- _Instructions to follow_: Which lines to output? The line containing "Determine the answer" and every line after it in the data below, each copied exactly.

- _Stored items from a collection_:
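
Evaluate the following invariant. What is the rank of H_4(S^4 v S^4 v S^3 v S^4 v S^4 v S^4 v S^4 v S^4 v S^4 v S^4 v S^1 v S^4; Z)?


For a wedge of spheres, H_k (k>0) is free on one generator per sphere of dimension k.
Spheres of dimension 4: count = 10.
b_4 = 10

10


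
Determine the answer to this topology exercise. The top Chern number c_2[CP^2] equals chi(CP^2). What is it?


For any closed oriented manifold, <e(TM),[M]> = chi(M).
chi(CP^2) = 2+1 = 3

3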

- _The completed task_:
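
Determine the answer to this topology exercise. The top Chern number c_2[CP^2] equals chi(CP^2). What is it?


For any closed oriented manifold, <e(TM),[M]> = chi(M).
chi(CP^2) = 2+1 = 3

3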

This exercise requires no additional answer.